Return exactly the span of lines in the following data that opens with the line containing "XIII.4.1 | with spark-ignition engine | 11% |" and closes with the line containing "Additional duty: 33% ad valorem". Include nothing else.

*** Opening Dataset records ***

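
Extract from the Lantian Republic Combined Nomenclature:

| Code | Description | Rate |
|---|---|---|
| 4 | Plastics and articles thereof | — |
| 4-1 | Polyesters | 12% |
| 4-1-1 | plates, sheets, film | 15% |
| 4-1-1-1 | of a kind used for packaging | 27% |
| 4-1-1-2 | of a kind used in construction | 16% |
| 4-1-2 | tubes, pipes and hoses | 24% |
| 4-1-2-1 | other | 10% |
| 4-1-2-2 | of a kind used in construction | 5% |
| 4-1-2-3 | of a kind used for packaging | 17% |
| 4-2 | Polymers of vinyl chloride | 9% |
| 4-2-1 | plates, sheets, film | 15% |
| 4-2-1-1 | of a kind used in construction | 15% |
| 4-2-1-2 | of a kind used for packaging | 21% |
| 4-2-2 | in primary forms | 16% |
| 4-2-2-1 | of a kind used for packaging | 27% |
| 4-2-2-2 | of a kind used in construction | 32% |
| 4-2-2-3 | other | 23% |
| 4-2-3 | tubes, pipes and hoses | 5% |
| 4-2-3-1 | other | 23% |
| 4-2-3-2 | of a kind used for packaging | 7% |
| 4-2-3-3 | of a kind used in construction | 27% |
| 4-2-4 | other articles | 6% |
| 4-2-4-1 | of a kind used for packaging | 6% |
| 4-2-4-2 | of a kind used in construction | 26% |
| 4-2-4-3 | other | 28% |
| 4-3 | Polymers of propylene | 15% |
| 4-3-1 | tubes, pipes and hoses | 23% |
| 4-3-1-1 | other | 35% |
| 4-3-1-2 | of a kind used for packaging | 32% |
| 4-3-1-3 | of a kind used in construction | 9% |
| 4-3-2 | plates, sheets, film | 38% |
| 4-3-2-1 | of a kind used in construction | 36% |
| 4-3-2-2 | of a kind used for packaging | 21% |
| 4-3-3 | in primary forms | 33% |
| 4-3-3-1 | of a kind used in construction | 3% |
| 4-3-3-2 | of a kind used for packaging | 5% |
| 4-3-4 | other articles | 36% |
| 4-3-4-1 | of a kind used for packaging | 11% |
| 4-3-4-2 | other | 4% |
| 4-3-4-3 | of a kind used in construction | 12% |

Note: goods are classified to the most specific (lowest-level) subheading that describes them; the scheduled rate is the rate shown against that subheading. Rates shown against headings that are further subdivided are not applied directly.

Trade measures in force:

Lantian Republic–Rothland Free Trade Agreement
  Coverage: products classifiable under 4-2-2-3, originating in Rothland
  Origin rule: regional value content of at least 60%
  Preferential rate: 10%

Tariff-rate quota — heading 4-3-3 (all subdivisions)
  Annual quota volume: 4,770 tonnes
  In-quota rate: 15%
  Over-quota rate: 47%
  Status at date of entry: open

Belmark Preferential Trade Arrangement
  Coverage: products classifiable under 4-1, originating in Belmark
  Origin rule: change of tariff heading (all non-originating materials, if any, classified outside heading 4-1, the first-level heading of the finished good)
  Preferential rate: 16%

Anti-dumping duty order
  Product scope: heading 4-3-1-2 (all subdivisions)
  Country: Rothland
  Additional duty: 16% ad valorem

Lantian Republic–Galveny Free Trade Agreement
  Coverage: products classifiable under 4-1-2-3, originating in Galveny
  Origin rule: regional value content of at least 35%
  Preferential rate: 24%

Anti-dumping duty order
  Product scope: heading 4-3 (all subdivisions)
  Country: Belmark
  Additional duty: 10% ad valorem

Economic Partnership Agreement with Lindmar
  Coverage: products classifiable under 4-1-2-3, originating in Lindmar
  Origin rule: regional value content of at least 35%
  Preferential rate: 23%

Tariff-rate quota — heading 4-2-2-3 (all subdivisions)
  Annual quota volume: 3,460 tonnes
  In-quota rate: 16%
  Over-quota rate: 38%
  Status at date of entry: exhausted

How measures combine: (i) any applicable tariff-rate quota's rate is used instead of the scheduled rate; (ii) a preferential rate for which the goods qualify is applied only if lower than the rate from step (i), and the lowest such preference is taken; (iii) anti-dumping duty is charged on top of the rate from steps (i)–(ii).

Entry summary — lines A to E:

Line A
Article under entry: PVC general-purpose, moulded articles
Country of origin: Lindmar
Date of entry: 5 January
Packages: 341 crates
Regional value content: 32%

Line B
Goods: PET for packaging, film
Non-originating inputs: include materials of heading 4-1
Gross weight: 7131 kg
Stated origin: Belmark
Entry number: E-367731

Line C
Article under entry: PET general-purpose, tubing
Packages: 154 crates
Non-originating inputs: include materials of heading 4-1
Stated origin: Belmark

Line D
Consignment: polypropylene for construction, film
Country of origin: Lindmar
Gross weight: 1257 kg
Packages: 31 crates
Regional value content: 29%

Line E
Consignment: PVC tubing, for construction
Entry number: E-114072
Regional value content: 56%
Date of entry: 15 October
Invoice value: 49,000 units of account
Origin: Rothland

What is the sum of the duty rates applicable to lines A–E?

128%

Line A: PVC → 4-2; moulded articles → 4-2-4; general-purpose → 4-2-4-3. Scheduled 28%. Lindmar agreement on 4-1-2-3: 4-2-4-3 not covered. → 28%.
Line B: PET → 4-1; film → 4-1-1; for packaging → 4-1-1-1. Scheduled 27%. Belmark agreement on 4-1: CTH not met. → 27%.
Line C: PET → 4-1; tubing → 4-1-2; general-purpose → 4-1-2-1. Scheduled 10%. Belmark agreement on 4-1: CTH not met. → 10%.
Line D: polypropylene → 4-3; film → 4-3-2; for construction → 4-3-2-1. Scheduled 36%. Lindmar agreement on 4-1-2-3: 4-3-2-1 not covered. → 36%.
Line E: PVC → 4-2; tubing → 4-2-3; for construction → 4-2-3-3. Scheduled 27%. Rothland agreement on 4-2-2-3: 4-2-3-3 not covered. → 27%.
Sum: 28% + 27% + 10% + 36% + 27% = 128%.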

*** Closing Dataset records ***
*** Opening Dataset records ***

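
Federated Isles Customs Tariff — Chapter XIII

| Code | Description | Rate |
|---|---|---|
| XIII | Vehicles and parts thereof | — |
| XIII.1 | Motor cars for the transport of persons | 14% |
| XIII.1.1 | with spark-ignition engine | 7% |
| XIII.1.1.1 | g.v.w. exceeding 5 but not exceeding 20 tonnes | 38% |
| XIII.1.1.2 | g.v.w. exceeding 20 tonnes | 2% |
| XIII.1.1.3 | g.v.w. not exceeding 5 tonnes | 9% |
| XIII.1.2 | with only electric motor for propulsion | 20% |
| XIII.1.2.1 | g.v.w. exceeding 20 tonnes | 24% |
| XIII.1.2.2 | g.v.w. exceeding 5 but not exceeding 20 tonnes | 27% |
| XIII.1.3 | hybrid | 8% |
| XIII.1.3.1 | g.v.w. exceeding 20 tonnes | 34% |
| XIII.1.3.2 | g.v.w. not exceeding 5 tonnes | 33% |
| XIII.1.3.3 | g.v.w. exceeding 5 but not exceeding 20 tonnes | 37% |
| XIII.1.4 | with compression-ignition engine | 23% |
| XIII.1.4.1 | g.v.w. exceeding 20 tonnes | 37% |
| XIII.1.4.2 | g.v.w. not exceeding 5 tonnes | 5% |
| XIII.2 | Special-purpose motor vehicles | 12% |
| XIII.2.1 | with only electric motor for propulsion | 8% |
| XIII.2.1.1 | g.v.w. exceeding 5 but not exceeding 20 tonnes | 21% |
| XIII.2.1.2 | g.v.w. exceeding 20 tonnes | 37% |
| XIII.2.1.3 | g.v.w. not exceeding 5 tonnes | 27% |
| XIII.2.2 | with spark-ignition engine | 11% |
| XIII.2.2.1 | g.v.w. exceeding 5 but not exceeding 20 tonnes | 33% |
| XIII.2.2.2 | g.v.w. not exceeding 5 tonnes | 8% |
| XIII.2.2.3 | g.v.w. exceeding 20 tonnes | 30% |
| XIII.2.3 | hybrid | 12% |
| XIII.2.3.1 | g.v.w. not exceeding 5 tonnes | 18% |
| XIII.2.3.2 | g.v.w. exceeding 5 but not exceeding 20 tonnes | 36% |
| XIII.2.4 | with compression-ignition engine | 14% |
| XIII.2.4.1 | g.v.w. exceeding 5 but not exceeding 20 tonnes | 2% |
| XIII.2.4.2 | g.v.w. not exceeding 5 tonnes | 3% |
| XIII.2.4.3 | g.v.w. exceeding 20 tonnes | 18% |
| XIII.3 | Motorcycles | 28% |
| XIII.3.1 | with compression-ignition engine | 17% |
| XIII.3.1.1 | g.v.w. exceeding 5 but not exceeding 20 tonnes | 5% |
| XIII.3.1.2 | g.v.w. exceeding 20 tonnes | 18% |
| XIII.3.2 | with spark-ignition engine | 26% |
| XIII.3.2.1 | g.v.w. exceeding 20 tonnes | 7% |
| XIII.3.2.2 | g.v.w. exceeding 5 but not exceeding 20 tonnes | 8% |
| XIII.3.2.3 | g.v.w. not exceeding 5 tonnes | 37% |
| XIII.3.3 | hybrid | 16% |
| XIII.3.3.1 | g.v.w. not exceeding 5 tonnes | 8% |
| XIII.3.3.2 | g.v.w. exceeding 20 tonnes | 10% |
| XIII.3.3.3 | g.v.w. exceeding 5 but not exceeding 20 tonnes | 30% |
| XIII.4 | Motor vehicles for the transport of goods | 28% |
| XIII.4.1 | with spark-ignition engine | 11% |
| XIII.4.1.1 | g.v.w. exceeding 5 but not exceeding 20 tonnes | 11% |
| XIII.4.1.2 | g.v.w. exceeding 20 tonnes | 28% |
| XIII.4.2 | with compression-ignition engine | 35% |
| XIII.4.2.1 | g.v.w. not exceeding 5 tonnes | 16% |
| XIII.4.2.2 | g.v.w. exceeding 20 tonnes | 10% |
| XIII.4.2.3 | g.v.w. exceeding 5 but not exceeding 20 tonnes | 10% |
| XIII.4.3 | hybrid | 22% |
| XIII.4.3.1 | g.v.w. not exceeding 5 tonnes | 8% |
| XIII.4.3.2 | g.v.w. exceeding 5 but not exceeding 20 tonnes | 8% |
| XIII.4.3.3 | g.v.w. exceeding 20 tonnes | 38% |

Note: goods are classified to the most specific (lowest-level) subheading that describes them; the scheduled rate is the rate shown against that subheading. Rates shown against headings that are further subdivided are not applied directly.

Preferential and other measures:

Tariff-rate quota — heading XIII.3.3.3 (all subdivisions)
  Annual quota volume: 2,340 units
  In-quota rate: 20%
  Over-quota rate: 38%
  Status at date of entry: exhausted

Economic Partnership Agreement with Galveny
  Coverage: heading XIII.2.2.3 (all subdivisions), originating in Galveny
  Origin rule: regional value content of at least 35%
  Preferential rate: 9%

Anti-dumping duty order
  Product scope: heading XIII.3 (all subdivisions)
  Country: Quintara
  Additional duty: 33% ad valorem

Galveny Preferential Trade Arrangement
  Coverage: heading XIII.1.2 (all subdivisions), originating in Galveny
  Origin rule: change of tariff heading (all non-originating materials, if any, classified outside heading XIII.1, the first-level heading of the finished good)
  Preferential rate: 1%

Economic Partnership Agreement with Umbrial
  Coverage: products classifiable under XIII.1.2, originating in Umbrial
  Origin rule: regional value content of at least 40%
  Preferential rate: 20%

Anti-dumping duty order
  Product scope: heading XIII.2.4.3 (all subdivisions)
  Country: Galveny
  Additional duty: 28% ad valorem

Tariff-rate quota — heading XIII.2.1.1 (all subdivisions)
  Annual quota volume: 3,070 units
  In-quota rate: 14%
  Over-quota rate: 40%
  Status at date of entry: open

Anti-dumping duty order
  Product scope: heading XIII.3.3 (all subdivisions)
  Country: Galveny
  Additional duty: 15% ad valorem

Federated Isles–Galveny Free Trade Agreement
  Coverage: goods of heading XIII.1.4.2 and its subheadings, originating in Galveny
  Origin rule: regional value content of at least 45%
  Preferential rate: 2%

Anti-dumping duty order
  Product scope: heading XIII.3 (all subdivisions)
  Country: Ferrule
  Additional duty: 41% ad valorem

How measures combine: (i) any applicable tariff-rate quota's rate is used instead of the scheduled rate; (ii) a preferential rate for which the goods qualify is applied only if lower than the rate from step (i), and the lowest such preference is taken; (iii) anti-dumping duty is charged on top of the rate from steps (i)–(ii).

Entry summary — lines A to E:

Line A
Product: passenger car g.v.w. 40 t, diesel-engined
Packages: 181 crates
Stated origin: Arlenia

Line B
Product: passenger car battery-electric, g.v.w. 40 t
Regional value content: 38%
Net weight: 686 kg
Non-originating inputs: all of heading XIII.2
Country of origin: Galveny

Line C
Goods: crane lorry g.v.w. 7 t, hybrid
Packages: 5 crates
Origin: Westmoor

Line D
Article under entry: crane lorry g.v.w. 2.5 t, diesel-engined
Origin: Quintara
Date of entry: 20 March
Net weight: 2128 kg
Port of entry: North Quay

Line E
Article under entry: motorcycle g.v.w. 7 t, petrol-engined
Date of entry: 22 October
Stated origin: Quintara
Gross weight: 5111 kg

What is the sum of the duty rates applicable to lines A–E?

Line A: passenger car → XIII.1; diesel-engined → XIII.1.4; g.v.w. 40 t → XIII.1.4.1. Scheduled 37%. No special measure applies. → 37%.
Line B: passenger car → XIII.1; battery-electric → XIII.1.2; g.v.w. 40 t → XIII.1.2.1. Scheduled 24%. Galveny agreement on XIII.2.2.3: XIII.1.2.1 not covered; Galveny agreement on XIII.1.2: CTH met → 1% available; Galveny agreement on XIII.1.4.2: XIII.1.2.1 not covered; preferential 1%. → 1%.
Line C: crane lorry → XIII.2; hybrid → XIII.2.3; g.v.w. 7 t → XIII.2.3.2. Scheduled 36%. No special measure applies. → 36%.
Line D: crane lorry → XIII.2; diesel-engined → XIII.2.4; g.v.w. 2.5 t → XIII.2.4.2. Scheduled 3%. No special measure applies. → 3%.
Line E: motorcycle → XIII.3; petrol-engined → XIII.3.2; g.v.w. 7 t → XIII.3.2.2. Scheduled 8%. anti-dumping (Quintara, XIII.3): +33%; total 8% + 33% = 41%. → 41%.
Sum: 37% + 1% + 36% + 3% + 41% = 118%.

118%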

*** Closing Dataset records ***
*** Opening Dataset records ***

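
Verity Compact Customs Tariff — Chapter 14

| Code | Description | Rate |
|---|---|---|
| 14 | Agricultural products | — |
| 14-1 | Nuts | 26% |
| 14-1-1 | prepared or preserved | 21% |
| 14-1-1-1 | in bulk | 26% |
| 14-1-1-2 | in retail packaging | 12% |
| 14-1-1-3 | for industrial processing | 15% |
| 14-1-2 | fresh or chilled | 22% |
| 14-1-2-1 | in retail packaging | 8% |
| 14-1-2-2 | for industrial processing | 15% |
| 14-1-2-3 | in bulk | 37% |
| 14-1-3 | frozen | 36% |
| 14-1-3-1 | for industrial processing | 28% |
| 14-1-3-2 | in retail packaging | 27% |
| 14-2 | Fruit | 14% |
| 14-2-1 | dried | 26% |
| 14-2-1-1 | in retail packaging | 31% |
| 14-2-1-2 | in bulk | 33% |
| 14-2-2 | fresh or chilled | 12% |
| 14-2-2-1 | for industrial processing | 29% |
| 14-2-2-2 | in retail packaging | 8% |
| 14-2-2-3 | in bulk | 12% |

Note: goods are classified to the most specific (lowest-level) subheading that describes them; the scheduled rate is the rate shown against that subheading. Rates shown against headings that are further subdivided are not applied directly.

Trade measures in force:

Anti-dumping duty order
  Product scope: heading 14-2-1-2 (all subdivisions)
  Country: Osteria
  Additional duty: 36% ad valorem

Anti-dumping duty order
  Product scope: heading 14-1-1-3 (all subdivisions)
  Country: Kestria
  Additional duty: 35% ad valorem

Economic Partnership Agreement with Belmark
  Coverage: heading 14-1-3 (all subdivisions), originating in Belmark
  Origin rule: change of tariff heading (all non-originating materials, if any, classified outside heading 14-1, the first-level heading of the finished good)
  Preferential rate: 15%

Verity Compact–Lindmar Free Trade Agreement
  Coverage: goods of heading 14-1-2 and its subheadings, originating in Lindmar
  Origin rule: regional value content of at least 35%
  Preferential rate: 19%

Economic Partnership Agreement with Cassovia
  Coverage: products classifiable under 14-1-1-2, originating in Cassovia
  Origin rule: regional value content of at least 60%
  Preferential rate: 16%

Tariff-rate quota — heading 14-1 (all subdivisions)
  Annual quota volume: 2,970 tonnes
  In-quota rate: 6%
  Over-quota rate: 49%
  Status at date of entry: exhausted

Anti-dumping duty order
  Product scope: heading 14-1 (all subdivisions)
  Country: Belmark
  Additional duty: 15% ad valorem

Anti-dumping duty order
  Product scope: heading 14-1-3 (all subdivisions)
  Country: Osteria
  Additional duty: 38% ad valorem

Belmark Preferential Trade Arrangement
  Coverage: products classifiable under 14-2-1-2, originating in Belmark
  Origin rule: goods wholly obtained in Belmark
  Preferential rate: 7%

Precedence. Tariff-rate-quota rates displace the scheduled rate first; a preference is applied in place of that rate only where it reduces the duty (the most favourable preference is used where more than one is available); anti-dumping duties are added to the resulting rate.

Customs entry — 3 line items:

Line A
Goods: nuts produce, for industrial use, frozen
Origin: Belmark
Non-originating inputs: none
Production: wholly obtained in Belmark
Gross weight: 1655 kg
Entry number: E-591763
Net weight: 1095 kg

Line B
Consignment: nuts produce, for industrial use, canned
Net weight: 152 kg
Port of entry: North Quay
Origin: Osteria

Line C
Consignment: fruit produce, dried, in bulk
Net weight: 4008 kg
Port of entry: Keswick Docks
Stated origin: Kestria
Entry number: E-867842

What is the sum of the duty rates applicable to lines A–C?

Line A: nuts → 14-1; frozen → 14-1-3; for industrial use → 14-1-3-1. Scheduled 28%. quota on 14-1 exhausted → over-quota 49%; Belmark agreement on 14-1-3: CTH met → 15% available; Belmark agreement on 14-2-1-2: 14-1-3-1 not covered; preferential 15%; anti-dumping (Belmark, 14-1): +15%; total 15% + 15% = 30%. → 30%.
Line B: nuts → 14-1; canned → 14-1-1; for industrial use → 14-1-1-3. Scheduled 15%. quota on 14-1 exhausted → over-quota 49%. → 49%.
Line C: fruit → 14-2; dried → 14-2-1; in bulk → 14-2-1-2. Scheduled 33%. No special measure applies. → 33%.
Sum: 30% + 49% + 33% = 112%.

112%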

*** Closing Dataset records ***

Exercise answer -
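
| XIII.4.1 | with spark-ignition engine | 11% |
| XIII.4.1.1 | g.v.w. exceeding 5 but not exceeding 20 tonnes | 11% |
| XIII.4.1.2 | g.v.w. exceeding 20 tonnes | 28% |
| XIII.4.2 | with compression-ignition engine | 35% |
| XIII.4.2.1 | g.v.w. not exceeding 5 tonnes | 16% |
| XIII.4.2.2 | g.v.w. exceeding 20 tonnes | 10% |
| XIII.4.2.3 | g.v.w. exceeding 5 but not exceeding 20 tonnes | 10% |
| XIII.4.3 | hybrid | 22% |
| XIII.4.3.1 | g.v.w. not exceeding 5 tonnes | 8% |
| XIII.4.3.2 | g.v.w. exceeding 5 but not exceeding 20 tonnes | 8% |
| XIII.4.3.3 | g.v.w. exceeding 20 tonnes | 38% |

Note: goods are classified to the most specific (lowest-level) subheading that describes them; the scheduled rate is the rate shown against that subheading. Rates shown against headings that are further subdivided are not applied directly.

Preferential and other measures:

Tariff-rate quota — heading XIII.3.3.3 (all subdivisions)
  Annual quota volume: 2,340 units
  In-quota rate: 20%
  Over-quota rate: 38%
  Status at date of entry: exhausted

Economic Partnership Agreement with Galveny
  Coverage: heading XIII.2.2.3 (all subdivisions), originating in Galveny
  Origin rule: regional value content of at least 35%
  Preferential rate: 9%

Anti-dumping duty order
  Product scope: heading XIII.3 (all subdivisions)
  Country: Quintara
  Additional duty: 33% ad valorem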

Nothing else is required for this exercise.